**ACTION ITEM**
Each entry should be written out again exactly, so that nothing is lost.

[Collected data]
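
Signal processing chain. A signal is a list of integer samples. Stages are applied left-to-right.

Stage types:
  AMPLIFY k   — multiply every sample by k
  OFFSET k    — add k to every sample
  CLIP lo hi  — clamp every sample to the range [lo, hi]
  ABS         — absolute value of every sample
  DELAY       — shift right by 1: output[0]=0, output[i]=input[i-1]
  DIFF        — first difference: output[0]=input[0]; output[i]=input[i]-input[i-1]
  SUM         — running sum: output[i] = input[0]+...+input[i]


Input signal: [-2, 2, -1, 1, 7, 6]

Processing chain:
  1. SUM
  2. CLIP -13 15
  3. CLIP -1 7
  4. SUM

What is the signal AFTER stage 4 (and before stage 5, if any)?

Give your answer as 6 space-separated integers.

Answer: -1 -1 -2 -2 5 12

Derivation:
Input: [-2, 2, -1, 1, 7, 6]
Stage 1 (SUM): sum[0..0]=-2, sum[0..1]=0, sum[0..2]=-1, sum[0..3]=0, sum[0..4]=7, sum[0..5]=13 -> [-2, 0, -1, 0, 7, 13]
Stage 2 (CLIP -13 15): clip(-2,-13,15)=-2, clip(0,-13,15)=0, clip(-1,-13,15)=-1, clip(0,-13,15)=0, clip(7,-13,15)=7, clip(13,-13,15)=13 -> [-2, 0, -1, 0, 7, 13]
Stage 3 (CLIP -1 7): clip(-2,-1,7)=-1, clip(0,-1,7)=0, clip(-1,-1,7)=-1, clip(0,-1,7)=0, clip(7,-1,7)=7, clip(13,-1,7)=7 -> [-1, 0, -1, 0, 7, 7]
Stage 4 (SUM): sum[0..0]=-1, sum[0..1]=-1, sum[0..2]=-2, sum[0..3]=-2, sum[0..4]=5, sum[0..5]=12 -> [-1, -1, -2, -2, 5, 12]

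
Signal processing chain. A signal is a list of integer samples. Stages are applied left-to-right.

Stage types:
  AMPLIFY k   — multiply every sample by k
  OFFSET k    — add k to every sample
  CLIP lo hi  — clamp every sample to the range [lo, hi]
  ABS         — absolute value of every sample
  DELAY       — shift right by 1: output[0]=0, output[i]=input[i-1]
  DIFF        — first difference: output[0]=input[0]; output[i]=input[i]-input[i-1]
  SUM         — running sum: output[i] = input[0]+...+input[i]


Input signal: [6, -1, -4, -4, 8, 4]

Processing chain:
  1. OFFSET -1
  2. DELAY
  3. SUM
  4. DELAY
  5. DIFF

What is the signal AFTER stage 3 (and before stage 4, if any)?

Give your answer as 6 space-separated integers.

Answer: 0 5 3 -2 -7 0

Derivation:
Input: [6, -1, -4, -4, 8, 4]
Stage 1 (OFFSET -1): 6+-1=5, -1+-1=-2, -4+-1=-5, -4+-1=-5, 8+-1=7, 4+-1=3 -> [5, -2, -5, -5, 7, 3]
Stage 2 (DELAY): [0, 5, -2, -5, -5, 7] = [0, 5, -2, -5, -5, 7] -> [0, 5, -2, -5, -5, 7]
Stage 3 (SUM): sum[0..0]=0, sum[0..1]=5, sum[0..2]=3, sum[0..3]=-2, sum[0..4]=-7, sum[0..5]=0 -> [0, 5, 3, -2, -7, 0]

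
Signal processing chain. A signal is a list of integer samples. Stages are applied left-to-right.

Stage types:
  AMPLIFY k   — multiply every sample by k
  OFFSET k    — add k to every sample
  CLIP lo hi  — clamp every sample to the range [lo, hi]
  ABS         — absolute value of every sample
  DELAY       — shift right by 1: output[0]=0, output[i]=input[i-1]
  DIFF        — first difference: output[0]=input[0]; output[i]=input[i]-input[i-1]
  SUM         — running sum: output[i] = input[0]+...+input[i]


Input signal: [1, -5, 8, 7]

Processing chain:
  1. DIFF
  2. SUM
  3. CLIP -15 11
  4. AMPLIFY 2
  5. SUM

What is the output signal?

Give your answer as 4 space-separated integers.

Answer: 2 -8 8 22

Derivation:
Input: [1, -5, 8, 7]
Stage 1 (DIFF): s[0]=1, -5-1=-6, 8--5=13, 7-8=-1 -> [1, -6, 13, -1]
Stage 2 (SUM): sum[0..0]=1, sum[0..1]=-5, sum[0..2]=8, sum[0..3]=7 -> [1, -5, 8, 7]
Stage 3 (CLIP -15 11): clip(1,-15,11)=1, clip(-5,-15,11)=-5, clip(8,-15,11)=8, clip(7,-15,11)=7 -> [1, -5, 8, 7]
Stage 4 (AMPLIFY 2): 1*2=2, -5*2=-10, 8*2=16, 7*2=14 -> [2, -10, 16, 14]
Stage 5 (SUM): sum[0..0]=2, sum[0..1]=-8, sum[0..2]=8, sum[0..3]=22 -> [2, -8, 8, 22]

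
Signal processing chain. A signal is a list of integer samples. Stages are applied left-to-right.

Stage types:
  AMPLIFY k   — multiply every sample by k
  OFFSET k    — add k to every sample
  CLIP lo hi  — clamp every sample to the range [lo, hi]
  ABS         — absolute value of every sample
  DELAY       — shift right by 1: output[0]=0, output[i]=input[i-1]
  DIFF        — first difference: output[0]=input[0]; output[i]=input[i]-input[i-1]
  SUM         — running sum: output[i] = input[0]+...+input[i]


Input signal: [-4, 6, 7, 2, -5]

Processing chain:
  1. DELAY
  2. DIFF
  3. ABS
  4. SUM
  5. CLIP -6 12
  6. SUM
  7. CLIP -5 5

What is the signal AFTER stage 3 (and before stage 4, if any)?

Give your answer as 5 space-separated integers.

Input: [-4, 6, 7, 2, -5]
Stage 1 (DELAY): [0, -4, 6, 7, 2] = [0, -4, 6, 7, 2] -> [0, -4, 6, 7, 2]
Stage 2 (DIFF): s[0]=0, -4-0=-4, 6--4=10, 7-6=1, 2-7=-5 -> [0, -4, 10, 1, -5]
Stage 3 (ABS): |0|=0, |-4|=4, |10|=10, |1|=1, |-5|=5 -> [0, 4, 10, 1, 5]

Answer: 0 4 10 1 5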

**RESULT FOR THIS TASK**
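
Signal processing chain. A signal is a list of integer samples. Stages are applied left-to-right.

Stage types:
  AMPLIFY k   — multiply every sample by k
  OFFSET k    — add k to every sample
  CLIP lo hi  — clamp every sample to the range [lo, hi]
  ABS         — absolute value of every sample
  DELAY       — shift right by 1: output[0]=0, output[i]=input[i-1]
  DIFF        — first difference: output[0]=input[0]; output[i]=input[i]-input[i-1]
  SUM         — running sum: output[i] = input[0]+...+input[i]


Input signal: [-2, 2, -1, 1, 7, 6]

Processing chain:
  1. SUM
  2. CLIP -13 15
  3. CLIP -1 7
  4. SUM

What is the signal AFTER stage 4 (and before stage 5, if any)?

Give your answer as 6 space-separated integers.

Answer: -1 -1 -2 -2 5 12

Derivation:
Input: [-2, 2, -1, 1, 7, 6]
Stage 1 (SUM): sum[0..0]=-2, sum[0..1]=0, sum[0..2]=-1, sum[0..3]=0, sum[0..4]=7, sum[0..5]=13 -> [-2, 0, -1, 0, 7, 13]
Stage 2 (CLIP -13 15): clip(-2,-13,15)=-2, clip(0,-13,15)=0, clip(-1,-13,15)=-1, clip(0,-13,15)=0, clip(7,-13,15)=7, clip(13,-13,15)=13 -> [-2, 0, -1, 0, 7, 13]
Stage 3 (CLIP -1 7): clip(-2,-1,7)=-1, clip(0,-1,7)=0, clip(-1,-1,7)=-1, clip(0,-1,7)=0, clip(7,-1,7)=7, clip(13,-1,7)=7 -> [-1, 0, -1, 0, 7, 7]
Stage 4 (SUM): sum[0..0]=-1, sum[0..1]=-1, sum[0..2]=-2, sum[0..3]=-2, sum[0..4]=5, sum[0..5]=12 -> [-1, -1, -2, -2, 5, 12]

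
Signal processing chain. A signal is a list of integer samples. Stages are applied left-to-right.

Stage types:
  AMPLIFY k   — multiply every sample by k
  OFFSET k    — add k to every sample
  CLIP lo hi  — clamp every sample to the range [lo, hi]
  ABS         — absolute value of every sample
  DELAY       — shift right by 1: output[0]=0, output[i]=input[i-1]
  DIFF        — first difference: output[0]=input[0]; output[i]=input[i]-input[i-1]
  SUM         — running sum: output[i] = input[0]+...+input[i]


Input signal: [6, -1, -4, -4, 8, 4]

Processing chain:
  1. OFFSET -1
  2. DELAY
  3. SUM
  4. DELAY
  5. DIFF

What is the signal AFTER stage 3 (and before stage 4, if any)?

Give your answer as 6 space-separated integers.

Answer: 0 5 3 -2 -7 0

Derivation:
Input: [6, -1, -4, -4, 8, 4]
Stage 1 (OFFSET -1): 6+-1=5, -1+-1=-2, -4+-1=-5, -4+-1=-5, 8+-1=7, 4+-1=3 -> [5, -2, -5, -5, 7, 3]
Stage 2 (DELAY): [0, 5, -2, -5, -5, 7] = [0, 5, -2, -5, -5, 7] -> [0, 5, -2, -5, -5, 7]
Stage 3 (SUM): sum[0..0]=0, sum[0..1]=5, sum[0..2]=3, sum[0..3]=-2, sum[0..4]=-7, sum[0..5]=0 -> [0, 5, 3, -2, -7, 0]

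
Signal processing chain. A signal is a list of integer samples. Stages are applied left-to-right.

Stage types:
  AMPLIFY k   — multiply every sample by k
  OFFSET k    — add k to every sample
  CLIP lo hi  — clamp every sample to the range [lo, hi]
  ABS         — absolute value of every sample
  DELAY       — shift right by 1: output[0]=0, output[i]=input[i-1]
  DIFF        — first difference: output[0]=input[0]; output[i]=input[i]-input[i-1]
  SUM         — running sum: output[i] = input[0]+...+input[i]


Input signal: [1, -5, 8, 7]

Processing chain:
  1. DIFF
  2. SUM
  3. CLIP -15 11
  4. AMPLIFY 2
  5. SUM

What is the output signal?

Give your answer as 4 space-separated integers.

Answer: 2 -8 8 22

Derivation:
Input: [1, -5, 8, 7]
Stage 1 (DIFF): s[0]=1, -5-1=-6, 8--5=13, 7-8=-1 -> [1, -6, 13, -1]
Stage 2 (SUM): sum[0..0]=1, sum[0..1]=-5, sum[0..2]=8, sum[0..3]=7 -> [1, -5, 8, 7]
Stage 3 (CLIP -15 11): clip(1,-15,11)=1, clip(-5,-15,11)=-5, clip(8,-15,11)=8, clip(7,-15,11)=7 -> [1, -5, 8, 7]
Stage 4 (AMPLIFY 2): 1*2=2, -5*2=-10, 8*2=16, 7*2=14 -> [2, -10, 16, 14]
Stage 5 (SUM): sum[0..0]=2, sum[0..1]=-8, sum[0..2]=8, sum[0..3]=22 -> [2, -8, 8, 22]

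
Signal processing chain. A signal is a list of integer samples. Stages are applied left-to-right.

Stage types:
  AMPLIFY k   — multiply every sample by k
  OFFSET k    — add k to every sample
  CLIP lo hi  — clamp every sample to the range [lo, hi]
  ABS         — absolute value of every sample
  DELAY       — shift right by 1: output[0]=0, output[i]=input[i-1]
  DIFF        — first difference: output[0]=input[0]; output[i]=input[i]-input[i-1]
  SUM         — running sum: output[i] = input[0]+...+input[i]


Input signal: [-4, 6, 7, 2, -5]

Processing chain:
  1. DELAY
  2. DIFF
  3. ABS
  4. SUM
  5. CLIP -6 12
  6. SUM
  7. CLIP -5 5

What is the signal AFTER stage 3 (and before stage 4, if any)?

Give your answer as 5 space-separated integers.

Input: [-4, 6, 7, 2, -5]
Stage 1 (DELAY): [0, -4, 6, 7, 2] = [0, -4, 6, 7, 2] -> [0, -4, 6, 7, 2]
Stage 2 (DIFF): s[0]=0, -4-0=-4, 6--4=10, 7-6=1, 2-7=-5 -> [0, -4, 10, 1, -5]
Stage 3 (ABS): |0|=0, |-4|=4, |10|=10, |1|=1, |-5|=5 -> [0, 4, 10, 1, 5]

Answer: 0 4 10 1 5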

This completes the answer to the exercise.